# PROMPT
All of the data below is to be written out again exactly.

# INPUT DATA
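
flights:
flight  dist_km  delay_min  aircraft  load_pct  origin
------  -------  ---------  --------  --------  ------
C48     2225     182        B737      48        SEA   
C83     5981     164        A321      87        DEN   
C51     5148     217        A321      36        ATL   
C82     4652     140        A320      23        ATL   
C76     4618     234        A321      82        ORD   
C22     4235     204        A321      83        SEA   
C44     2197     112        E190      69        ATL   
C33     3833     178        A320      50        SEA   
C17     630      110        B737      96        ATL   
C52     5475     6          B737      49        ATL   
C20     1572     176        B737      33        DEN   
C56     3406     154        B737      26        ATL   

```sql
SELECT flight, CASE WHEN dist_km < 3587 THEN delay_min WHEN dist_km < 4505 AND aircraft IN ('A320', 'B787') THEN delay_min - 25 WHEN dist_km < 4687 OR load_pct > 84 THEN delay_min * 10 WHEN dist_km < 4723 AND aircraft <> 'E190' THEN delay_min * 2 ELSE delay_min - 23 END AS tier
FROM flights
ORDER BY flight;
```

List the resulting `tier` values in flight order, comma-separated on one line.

flight=C17: dist_km < 3587 → 110
flight=C20: dist_km < 3587 → 176
flight=C22: dist_km < 4687 OR load_pct > 84 → 2040
flight=C33: dist_km < 4505 AND aircraft IN ('A320', 'B787') → 153
flight=C44: dist_km < 3587 → 112
flight=C48: dist_km < 3587 → 182
flight=C51: ELSE → 194
flight=C52: ELSE → -17
flight=C56: dist_km < 3587 → 154
flight=C76: dist_km < 4687 OR load_pct > 84 → 2340
flight=C82: dist_km < 4687 OR load_pct > 84 → 1400
flight=C83: dist_km < 4687 OR load_pct > 84 → 1640

110, 176, 2040, 153, 112, 182, 194, -17, 154, 2340, 1400, 1640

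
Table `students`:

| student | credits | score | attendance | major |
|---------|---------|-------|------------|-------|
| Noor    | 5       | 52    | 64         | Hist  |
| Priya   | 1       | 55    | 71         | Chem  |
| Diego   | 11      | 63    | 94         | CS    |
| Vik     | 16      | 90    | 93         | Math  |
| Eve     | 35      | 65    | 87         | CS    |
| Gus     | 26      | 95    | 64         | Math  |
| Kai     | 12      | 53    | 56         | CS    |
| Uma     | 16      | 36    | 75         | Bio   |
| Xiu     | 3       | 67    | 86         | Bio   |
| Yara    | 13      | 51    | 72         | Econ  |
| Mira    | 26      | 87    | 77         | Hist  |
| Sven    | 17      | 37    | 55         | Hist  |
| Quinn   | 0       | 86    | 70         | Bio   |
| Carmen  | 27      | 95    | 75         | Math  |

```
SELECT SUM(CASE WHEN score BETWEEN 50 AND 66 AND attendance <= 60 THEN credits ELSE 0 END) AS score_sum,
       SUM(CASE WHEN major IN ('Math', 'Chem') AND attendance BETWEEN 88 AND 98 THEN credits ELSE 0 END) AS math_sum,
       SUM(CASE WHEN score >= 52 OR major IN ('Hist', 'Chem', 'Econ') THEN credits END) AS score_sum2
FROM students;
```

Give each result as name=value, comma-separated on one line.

score_sum=12, math_sum=16, score_sum2=192

[score_sum: score BETWEEN 50 AND 66 AND attendance <= 60]
student=Noor: ✗
student=Priya: ✗
student=Diego: ✗
student=Vik: ✗
student=Eve: ✗
student=Gus: ✗
student=Kai: ✓ → 12
student=Uma: ✗
student=Xiu: ✗
student=Yara: ✗
student=Mira: ✗
student=Sven: ✗
student=Quinn: ✗
student=Carmen: ✗
score_sum = 12
—
[math_sum: major IN ('Math', 'Chem') AND attendance BETWEEN 88 AND 98]
student=Noor: ✗
student=Priya: ✗
student=Diego: ✗
student=Vik: ✓ → 16
student=Eve: ✗
student=Gus: ✗
student=Kai: ✗
student=Uma: ✗
student=Xiu: ✗
student=Yara: ✗
student=Mira: ✗
student=Sven: ✗
student=Quinn: ✗
student=Carmen: ✗
math_sum = 16
—
[score_sum2: score >= 52 OR major IN ('Hist', 'Chem', 'Econ')]
student=Noor: ✓ → 5
student=Priya: ✓ → 1
student=Diego: ✓ → 11
student=Vik: ✓ → 16
student=Eve: ✓ → 35
student=Gus: ✓ → 26
student=Kai: ✓ → 12
student=Uma: ✗
student=Xiu: ✓ → 3
student=Yara: ✓ → 13
student=Mira: ✓ → 26
student=Sven: ✓ → 17
student=Quinn: ✓ → 0
student=Carmen: ✓ → 27
score_sum2 = 5 + 1 + 11 + 16 + 35 + 26 + 12 + 3 + 13 + 26 + 17 + 27 = 192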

# SOLUTION TO THIS TASK
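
flights:
flight  dist_km  delay_min  aircraft  load_pct  origin
------  -------  ---------  --------  --------  ------
C48     2225     182        B737      48        SEA   
C83     5981     164        A321      87        DEN   
C51     5148     217        A321      36        ATL   
C82     4652     140        A320      23        ATL   
C76     4618     234        A321      82        ORD   
C22     4235     204        A321      83        SEA   
C44     2197     112        E190      69        ATL   
C33     3833     178        A320      50        SEA   
C17     630      110        B737      96        ATL   
C52     5475     6          B737      49        ATL   
C20     1572     176        B737      33        DEN   
C56     3406     154        B737      26        ATL   

```sql
SELECT flight, CASE WHEN dist_km < 3587 THEN delay_min WHEN dist_km < 4505 AND aircraft IN ('A320', 'B787') THEN delay_min - 25 WHEN dist_km < 4687 OR load_pct > 84 THEN delay_min * 10 WHEN dist_km < 4723 AND aircraft <> 'E190' THEN delay_min * 2 ELSE delay_min - 23 END AS tier
FROM flights
ORDER BY flight;
```

List the resulting `tier` values in flight order, comma-separated on one line.

flight=C17: dist_km < 3587 → 110
flight=C20: dist_km < 3587 → 176
flight=C22: dist_km < 4687 OR load_pct > 84 → 2040
flight=C33: dist_km < 4505 AND aircraft IN ('A320', 'B787') → 153
flight=C44: dist_km < 3587 → 112
flight=C48: dist_km < 3587 → 182
flight=C51: ELSE → 194
flight=C52: ELSE → -17
flight=C56: dist_km < 3587 → 154
flight=C76: dist_km < 4687 OR load_pct > 84 → 2340
flight=C82: dist_km < 4687 OR load_pct > 84 → 1400
flight=C83: dist_km < 4687 OR load_pct > 84 → 1640

110, 176, 2040, 153, 112, 182, 194, -17, 154, 2340, 1400, 1640

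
Table `students`:

| student | credits | score | attendance | major |
|---------|---------|-------|------------|-------|
| Noor    | 5       | 52    | 64         | Hist  |
| Priya   | 1       | 55    | 71         | Chem  |
| Diego   | 11      | 63    | 94         | CS    |
| Vik     | 16      | 90    | 93         | Math  |
| Eve     | 35      | 65    | 87         | CS    |
| Gus     | 26      | 95    | 64         | Math  |
| Kai     | 12      | 53    | 56         | CS    |
| Uma     | 16      | 36    | 75         | Bio   |
| Xiu     | 3       | 67    | 86         | Bio   |
| Yara    | 13      | 51    | 72         | Econ  |
| Mira    | 26      | 87    | 77         | Hist  |
| Sven    | 17      | 37    | 55         | Hist  |
| Quinn   | 0       | 86    | 70         | Bio   |
| Carmen  | 27      | 95    | 75         | Math  |

```
SELECT SUM(CASE WHEN score BETWEEN 50 AND 66 AND attendance <= 60 THEN credits ELSE 0 END) AS score_sum,
       SUM(CASE WHEN major IN ('Math', 'Chem') AND attendance BETWEEN 88 AND 98 THEN credits ELSE 0 END) AS math_sum,
       SUM(CASE WHEN score >= 52 OR major IN ('Hist', 'Chem', 'Econ') THEN credits END) AS score_sum2
FROM students;
```

Give each result as name=value, comma-separated on one line.

score_sum=12, math_sum=16, score_sum2=192

[score_sum: score BETWEEN 50 AND 66 AND attendance <= 60]
student=Noor: ✗
student=Priya: ✗
student=Diego: ✗
student=Vik: ✗
student=Eve: ✗
student=Gus: ✗
student=Kai: ✓ → 12
student=Uma: ✗
student=Xiu: ✗
student=Yara: ✗
student=Mira: ✗
student=Sven: ✗
student=Quinn: ✗
student=Carmen: ✗
score_sum = 12
—
[math_sum: major IN ('Math', 'Chem') AND attendance BETWEEN 88 AND 98]
student=Noor: ✗
student=Priya: ✗
student=Diego: ✗
student=Vik: ✓ → 16
student=Eve: ✗
student=Gus: ✗
student=Kai: ✗
student=Uma: ✗
student=Xiu: ✗
student=Yara: ✗
student=Mira: ✗
student=Sven: ✗
student=Quinn: ✗
student=Carmen: ✗
math_sum = 16
—
[score_sum2: score >= 52 OR major IN ('Hist', 'Chem', 'Econ')]
student=Noor: ✓ → 5
student=Priya: ✓ → 1
student=Diego: ✓ → 11
student=Vik: ✓ → 16
student=Eve: ✓ → 35
student=Gus: ✓ → 26
student=Kai: ✓ → 12
student=Uma: ✗
student=Xiu: ✓ → 3
student=Yara: ✓ → 13
student=Mira: ✓ → 26
student=Sven: ✓ → 17
student=Quinn: ✓ → 0
student=Carmen: ✓ → 27
score_sum2 = 5 + 1 + 11 + 16 + 35 + 26 + 12 + 3 + 13 + 26 + 17 + 27 = 192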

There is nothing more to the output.